### Record excerpts
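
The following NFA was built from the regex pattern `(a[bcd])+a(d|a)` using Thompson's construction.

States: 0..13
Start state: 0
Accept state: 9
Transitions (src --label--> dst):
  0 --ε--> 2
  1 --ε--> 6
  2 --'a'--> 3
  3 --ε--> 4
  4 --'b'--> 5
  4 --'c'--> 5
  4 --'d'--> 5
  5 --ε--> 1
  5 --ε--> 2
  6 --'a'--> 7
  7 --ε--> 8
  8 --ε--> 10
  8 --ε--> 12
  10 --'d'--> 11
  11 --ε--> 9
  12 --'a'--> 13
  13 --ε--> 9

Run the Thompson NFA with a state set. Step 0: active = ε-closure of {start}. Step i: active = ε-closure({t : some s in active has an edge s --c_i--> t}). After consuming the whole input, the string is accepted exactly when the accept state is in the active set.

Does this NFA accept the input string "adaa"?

Answer: ACCEPT

Derivation:
initial (ε-close {0}): {0,2}
'a' @ 1: {3,4}
'd' @ 2: {1,2,5,6}
'a' @ 3: {3,4,7,8,10,12}
'a' @ 4: {9,13}  ✓accept
final: {9,13}; accept 9 in set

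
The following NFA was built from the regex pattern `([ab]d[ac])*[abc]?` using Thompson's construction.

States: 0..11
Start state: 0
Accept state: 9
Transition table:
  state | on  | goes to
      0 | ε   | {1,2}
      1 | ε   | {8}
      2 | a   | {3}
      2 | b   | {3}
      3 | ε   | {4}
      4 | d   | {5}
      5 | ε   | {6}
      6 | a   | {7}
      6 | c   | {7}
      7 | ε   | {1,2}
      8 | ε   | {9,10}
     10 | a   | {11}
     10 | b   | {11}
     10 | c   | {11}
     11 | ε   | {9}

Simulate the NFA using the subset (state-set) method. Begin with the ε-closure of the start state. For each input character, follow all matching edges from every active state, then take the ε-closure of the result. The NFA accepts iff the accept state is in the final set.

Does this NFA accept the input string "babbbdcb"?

Answer: REJECT

Steps:
start: ε-closure({0}) = {0,1,2,8,9,10}
'b' @ 1: {3,4,9,11}  ✓accept
'a' @ 2: {}  — dead — no transitions
rest 'bbbdcb' ignored (set empty)
after full input: {}  (accept=9 not in)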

### Problem
Check each line of the listing for "using". Show those that have it.

### Solution for this exercise
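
The following NFA was built from the regex pattern `(a[bcd])+a(d|a)` using Thompson's construction.
The following NFA was built from the regex pattern `([ab]d[ac])*[abc]?` using Thompson's construction.
Simulate the NFA using the subset (state-set) method. Begin with the ε-closure of the start state. For each input character, follow all matching edges from every active state, then take the ε-closure of the result. The NFA accepts iff the accept state is in the final set.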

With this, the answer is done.